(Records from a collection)
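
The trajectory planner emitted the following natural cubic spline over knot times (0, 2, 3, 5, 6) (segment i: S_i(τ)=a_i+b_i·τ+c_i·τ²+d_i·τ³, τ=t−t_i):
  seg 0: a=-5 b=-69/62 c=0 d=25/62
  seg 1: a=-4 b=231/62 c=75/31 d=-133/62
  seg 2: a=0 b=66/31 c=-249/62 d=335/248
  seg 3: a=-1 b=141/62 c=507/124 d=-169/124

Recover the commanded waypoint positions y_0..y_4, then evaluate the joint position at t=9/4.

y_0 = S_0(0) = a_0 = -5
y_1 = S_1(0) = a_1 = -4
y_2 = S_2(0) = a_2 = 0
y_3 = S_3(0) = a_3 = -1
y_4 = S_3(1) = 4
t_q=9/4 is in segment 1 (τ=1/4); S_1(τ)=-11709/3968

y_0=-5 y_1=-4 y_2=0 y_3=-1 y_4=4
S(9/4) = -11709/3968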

* _Exercise instructions_:
Give again the closing portion of the entries, from the line with "seg 0: a=-5 b=-69/62 c=0 d=25/62" through the last line. Keep it exact and add nothing.

* _Exercise result_:
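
  seg 0: a=-5 b=-69/62 c=0 d=25/62
  seg 1: a=-4 b=231/62 c=75/31 d=-133/62
  seg 2: a=0 b=66/31 c=-249/62 d=335/248
  seg 3: a=-1 b=141/62 c=507/124 d=-169/124

Recover the commanded waypoint positions y_0..y_4, then evaluate the joint position at t=9/4.

y_0 = S_0(0) = a_0 = -5
y_1 = S_1(0) = a_1 = -4
y_2 = S_2(0) = a_2 = 0
y_3 = S_3(0) = a_3 = -1
y_4 = S_3(1) = 4
t_q=9/4 is in segment 1 (τ=1/4); S_1(τ)=-11709/3968

y_0=-5 y_1=-4 y_2=0 y_3=-1 y_4=4
S(9/4) = -11709/3968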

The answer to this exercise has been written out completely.